| What is required |
Repeat the data in full. Every line must match.

Collected data:
::::::::::
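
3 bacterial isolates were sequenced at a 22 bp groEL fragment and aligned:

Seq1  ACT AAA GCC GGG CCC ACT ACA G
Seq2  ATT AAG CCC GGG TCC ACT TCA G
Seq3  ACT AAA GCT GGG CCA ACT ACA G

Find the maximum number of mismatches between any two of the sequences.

Pairwise Hamming distances:
  Seq1 vs Seq2: 5
  Seq1 vs Seq3: 2
  Seq2 vs Seq3: 7
The largest is 7, between Seq2 and Seq3.

7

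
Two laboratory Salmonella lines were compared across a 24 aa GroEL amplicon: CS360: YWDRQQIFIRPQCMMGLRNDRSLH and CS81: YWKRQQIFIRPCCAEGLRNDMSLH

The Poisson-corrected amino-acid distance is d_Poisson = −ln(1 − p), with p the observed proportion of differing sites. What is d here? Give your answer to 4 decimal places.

0.2336

The sequences differ at positions 3 (D/K), 12 (Q/C), 14 (M/A), 15 (M/E), 21 (R/M).
p = 5/24 = 0.208333.
d = −ln(1 − 0.208333) = −ln(0.791667) = 0.2336.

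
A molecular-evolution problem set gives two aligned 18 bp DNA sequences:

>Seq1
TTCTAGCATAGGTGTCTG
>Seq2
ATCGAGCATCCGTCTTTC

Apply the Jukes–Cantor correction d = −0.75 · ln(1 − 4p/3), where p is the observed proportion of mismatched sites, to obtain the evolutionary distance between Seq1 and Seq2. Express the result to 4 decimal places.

Mismatches occur at site 1 (T↔A), site 4 (T↔G), site 10 (A↔C), site 11 (G↔C), site 14 (G↔C), site 16 (C↔T), site 18 (G↔C).
p = 7/18 = 0.388889.
d = −0.75 · ln(1 − (4/3)·0.388889) = −0.75 · ln(0.481481) = −0.75 · (-0.730889) = 0.5482.

0.5482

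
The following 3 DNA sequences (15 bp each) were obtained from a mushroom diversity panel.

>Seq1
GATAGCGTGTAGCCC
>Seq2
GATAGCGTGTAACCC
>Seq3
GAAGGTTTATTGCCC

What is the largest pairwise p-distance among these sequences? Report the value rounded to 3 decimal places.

0.467

Pairwise Hamming distances:
  Seq1 vs Seq2: 1
  Seq1 vs Seq3: 6
  Seq2 vs Seq3: 7
The largest is 7 mismatches, between Seq2 and Seq3; p = 7/15 = 0.467.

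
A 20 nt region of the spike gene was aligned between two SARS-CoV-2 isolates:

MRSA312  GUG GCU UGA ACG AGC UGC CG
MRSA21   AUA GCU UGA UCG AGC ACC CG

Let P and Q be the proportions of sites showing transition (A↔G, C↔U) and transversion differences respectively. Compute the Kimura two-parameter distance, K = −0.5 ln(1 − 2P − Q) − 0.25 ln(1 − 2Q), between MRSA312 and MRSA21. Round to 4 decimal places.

0.3046

Mismatches occur at site 1 (G→A, transition), site 3 (G→A, transition), site 10 (A→U, transversion), site 16 (U→A, transversion), site 17 (G→C, transversion).
Of the 5 differences, 2 transitions and 3 transversions over 20 sites: P = 2/20 = 0.100000, Q = 3/20 = 0.150000.
d = −0.5·ln(0.650000) − 0.25·ln(0.700000) = −0.5·(-0.430783) − 0.25·(-0.356675) = 0.3046.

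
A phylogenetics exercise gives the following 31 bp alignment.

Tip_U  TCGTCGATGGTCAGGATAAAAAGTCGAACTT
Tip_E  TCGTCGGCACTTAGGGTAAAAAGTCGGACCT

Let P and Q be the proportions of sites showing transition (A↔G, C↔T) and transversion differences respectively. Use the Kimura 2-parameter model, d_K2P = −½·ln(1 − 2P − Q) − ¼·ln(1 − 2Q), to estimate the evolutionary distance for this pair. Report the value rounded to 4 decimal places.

0.3474

Differing sites — 7:A/G (Ti); 8:T/C (Ti); 9:G/A (Ti); 10:G/C (Tv); 12:C/T (Ti); 16:A/G (Ti); 27:A/G (Ti); 30:T/C (Ti).
Of the 8 differences, 7 transitions and 1 transversion over 31 sites: P = 7/31 = 0.225806, Q = 1/31 = 0.032258.
d = −0.5·ln(0.516130) − 0.25·ln(0.935484) = −0.5·(-0.661397) − 0.25·(-0.066691) = 0.3474.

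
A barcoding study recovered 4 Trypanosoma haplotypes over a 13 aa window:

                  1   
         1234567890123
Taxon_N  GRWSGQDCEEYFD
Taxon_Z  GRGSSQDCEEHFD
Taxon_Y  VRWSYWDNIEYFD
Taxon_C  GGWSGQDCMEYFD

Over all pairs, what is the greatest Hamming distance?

7

Pairwise Hamming distances:
  Taxon_N vs Taxon_Z: 3
  Taxon_N vs Taxon_Y: 5
  Taxon_N vs Taxon_C: 2
  Taxon_Z vs Taxon_Y: 7
  Taxon_Z vs Taxon_C: 5
  Taxon_Y vs Taxon_C: 6
The largest is 7, between Taxon_Z and Taxon_Y.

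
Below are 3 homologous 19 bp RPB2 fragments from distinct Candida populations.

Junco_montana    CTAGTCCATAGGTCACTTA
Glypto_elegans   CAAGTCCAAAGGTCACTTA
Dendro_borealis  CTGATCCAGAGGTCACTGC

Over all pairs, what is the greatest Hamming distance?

6

Pairwise Hamming distances:
  Junco_montana vs Glypto_elegans: 2
  Junco_montana vs Dendro_borealis: 5
  Glypto_elegans vs Dendro_borealis: 6
The largest is 6, between Glypto_elegans and Dendro_borealis.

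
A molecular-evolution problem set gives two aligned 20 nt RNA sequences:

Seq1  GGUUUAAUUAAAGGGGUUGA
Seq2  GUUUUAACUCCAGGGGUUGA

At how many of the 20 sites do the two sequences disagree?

The sequences differ at positions 2 (G/U), 8 (U/C), 10 (A/C), 11 (A/C).
That gives 4 mismatches out of 20 aligned sites, so the Hamming distance is 4.

4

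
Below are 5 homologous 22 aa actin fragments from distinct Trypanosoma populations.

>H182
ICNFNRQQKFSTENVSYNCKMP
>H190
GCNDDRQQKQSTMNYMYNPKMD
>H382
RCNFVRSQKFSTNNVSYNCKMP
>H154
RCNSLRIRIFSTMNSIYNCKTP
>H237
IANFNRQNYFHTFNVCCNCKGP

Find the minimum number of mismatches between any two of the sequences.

4

Pairwise Hamming distances:
  H182 vs H190: 9
  H182 vs H382: 4
  H182 vs H154: 10
  H182 vs H237: 8
  H190 vs H382: 10
  H190 vs H154: 12
  H190 vs H237: 15
  H382 vs H154: 9
  H382 vs H237: 11
  H154 vs H237: 13
The smallest is 4, between H182 and H382.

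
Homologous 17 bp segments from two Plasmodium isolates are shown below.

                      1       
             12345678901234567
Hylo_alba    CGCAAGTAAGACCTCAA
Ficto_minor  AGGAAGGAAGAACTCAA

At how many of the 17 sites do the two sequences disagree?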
::::::::::
| Answer box |
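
3 bacterial isolates were sequenced at a 22 bp groEL fragment and aligned:

Seq1  ACT AAA GCC GGG CCC ACT ACA G
Seq2  ATT AAG CCC GGG TCC ACT TCA G
Seq3  ACT AAA GCT GGG CCA ACT ACA G

Find the maximum number of mismatches between any two of the sequences.

Pairwise Hamming distances:
  Seq1 vs Seq2: 5
  Seq1 vs Seq3: 2
  Seq2 vs Seq3: 7
The largest is 7, between Seq2 and Seq3.

7

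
Two laboratory Salmonella lines were compared across a 24 aa GroEL amplicon: CS360: YWDRQQIFIRPQCMMGLRNDRSLH and CS81: YWKRQQIFIRPCCAEGLRNDMSLH

The Poisson-corrected amino-acid distance is d_Poisson = −ln(1 − p), with p the observed proportion of differing sites. What is d here? Give your answer to 4 decimal places.

0.2336

The sequences differ at positions 3 (D/K), 12 (Q/C), 14 (M/A), 15 (M/E), 21 (R/M).
p = 5/24 = 0.208333.
d = −ln(1 − 0.208333) = −ln(0.791667) = 0.2336.

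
A molecular-evolution problem set gives two aligned 18 bp DNA sequences:

>Seq1
TTCTAGCATAGGTGTCTG
>Seq2
ATCGAGCATCCGTCTTTC

Apply the Jukes–Cantor correction d = −0.75 · ln(1 − 4p/3), where p is the observed proportion of mismatched sites, to obtain the evolutionary distance between Seq1 and Seq2. Express the result to 4 decimal places.

Mismatches occur at site 1 (T↔A), site 4 (T↔G), site 10 (A↔C), site 11 (G↔C), site 14 (G↔C), site 16 (C↔T), site 18 (G↔C).
p = 7/18 = 0.388889.
d = −0.75 · ln(1 − (4/3)·0.388889) = −0.75 · ln(0.481481) = −0.75 · (-0.730889) = 0.5482.

0.5482

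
The following 3 DNA sequences (15 bp each) were obtained from a mushroom diversity panel.

>Seq1
GATAGCGTGTAGCCC
>Seq2
GATAGCGTGTAACCC
>Seq3
GAAGGTTTATTGCCC

What is the largest pairwise p-distance among these sequences? Report the value rounded to 3 decimal places.

0.467

Pairwise Hamming distances:
  Seq1 vs Seq2: 1
  Seq1 vs Seq3: 6
  Seq2 vs Seq3: 7
The largest is 7 mismatches, between Seq2 and Seq3; p = 7/15 = 0.467.

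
A 20 nt region of the spike gene was aligned between two SARS-CoV-2 isolates:

MRSA312  GUG GCU UGA ACG AGC UGC CG
MRSA21   AUA GCU UGA UCG AGC ACC CG

Let P and Q be the proportions of sites showing transition (A↔G, C↔U) and transversion differences respectively. Compute the Kimura two-parameter distance, K = −0.5 ln(1 − 2P − Q) − 0.25 ln(1 − 2Q), between MRSA312 and MRSA21. Round to 4 decimal places.

0.3046

Mismatches occur at site 1 (G→A, transition), site 3 (G→A, transition), site 10 (A→U, transversion), site 16 (U→A, transversion), site 17 (G→C, transversion).
Of the 5 differences, 2 transitions and 3 transversions over 20 sites: P = 2/20 = 0.100000, Q = 3/20 = 0.150000.
d = −0.5·ln(0.650000) − 0.25·ln(0.700000) = −0.5·(-0.430783) − 0.25·(-0.356675) = 0.3046.

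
A phylogenetics exercise gives the following 31 bp alignment.

Tip_U  TCGTCGATGGTCAGGATAAAAAGTCGAACTT
Tip_E  TCGTCGGCACTTAGGGTAAAAAGTCGGACCT

Let P and Q be the proportions of sites showing transition (A↔G, C↔T) and transversion differences respectively. Use the Kimura 2-parameter model, d_K2P = −½·ln(1 − 2P − Q) − ¼·ln(1 − 2Q), to estimate the evolutionary distance for this pair. Report the value rounded to 4 decimal places.

0.3474

Differing sites — 7:A/G (Ti); 8:T/C (Ti); 9:G/A (Ti); 10:G/C (Tv); 12:C/T (Ti); 16:A/G (Ti); 27:A/G (Ti); 30:T/C (Ti).
Of the 8 differences, 7 transitions and 1 transversion over 31 sites: P = 7/31 = 0.225806, Q = 1/31 = 0.032258.
d = −0.5·ln(0.516130) − 0.25·ln(0.935484) = −0.5·(-0.661397) − 0.25·(-0.066691) = 0.3474.

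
A barcoding study recovered 4 Trypanosoma haplotypes over a 13 aa window:

                  1   
         1234567890123
Taxon_N  GRWSGQDCEEYFD
Taxon_Z  GRGSSQDCEEHFD
Taxon_Y  VRWSYWDNIEYFD
Taxon_C  GGWSGQDCMEYFD

Over all pairs, what is the greatest Hamming distance?

7

Pairwise Hamming distances:
  Taxon_N vs Taxon_Z: 3
  Taxon_N vs Taxon_Y: 5
  Taxon_N vs Taxon_C: 2
  Taxon_Z vs Taxon_Y: 7
  Taxon_Z vs Taxon_C: 5
  Taxon_Y vs Taxon_C: 6
The largest is 7, between Taxon_Z and Taxon_Y.

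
Below are 3 homologous 19 bp RPB2 fragments from distinct Candida populations.

Junco_montana    CTAGTCCATAGGTCACTTA
Glypto_elegans   CAAGTCCAAAGGTCACTTA
Dendro_borealis  CTGATCCAGAGGTCACTGC

Over all pairs, what is the greatest Hamming distance?

6

Pairwise Hamming distances:
  Junco_montana vs Glypto_elegans: 2
  Junco_montana vs Dendro_borealis: 5
  Glypto_elegans vs Dendro_borealis: 6
The largest is 6, between Glypto_elegans and Dendro_borealis.

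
A molecular-evolution problem set gives two aligned 20 nt RNA sequences:

Seq1  GGUUUAAUUAAAGGGGUUGA
Seq2  GUUUUAACUCCAGGGGUUGA

At how many of the 20 sites do the two sequences disagree?

The sequences differ at positions 2 (G/U), 8 (U/C), 10 (A/C), 11 (A/C).
That gives 4 mismatches out of 20 aligned sites, so the Hamming distance is 4.

4

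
Below are 5 homologous 22 aa actin fragments from distinct Trypanosoma populations.

>H182
ICNFNRQQKFSTENVSYNCKMP
>H190
GCNDDRQQKQSTMNYMYNPKMD
>H382
RCNFVRSQKFSTNNVSYNCKMP
>H154
RCNSLRIRIFSTMNSIYNCKTP
>H237
IANFNRQNYFHTFNVCCNCKGP

Find the minimum number of mismatches between any two of the sequences.

4

Pairwise Hamming distances:
  H182 vs H190: 9
  H182 vs H382: 4
  H182 vs H154: 10
  H182 vs H237: 8
  H190 vs H382: 10
  H190 vs H154: 12
  H190 vs H237: 15
  H382 vs H154: 9
  H382 vs H237: 11
  H154 vs H237: 13
The smallest is 4, between H182 and H382.

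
Homologous 17 bp segments from two Plasmodium isolates are shown below.

                      1       
             12345678901234567
Hylo_alba    CGCAAGTAAGACCTCAA
Ficto_minor  AGGAAGGAAGAACTCAA

At how many of the 17 sites do the two sequences disagree?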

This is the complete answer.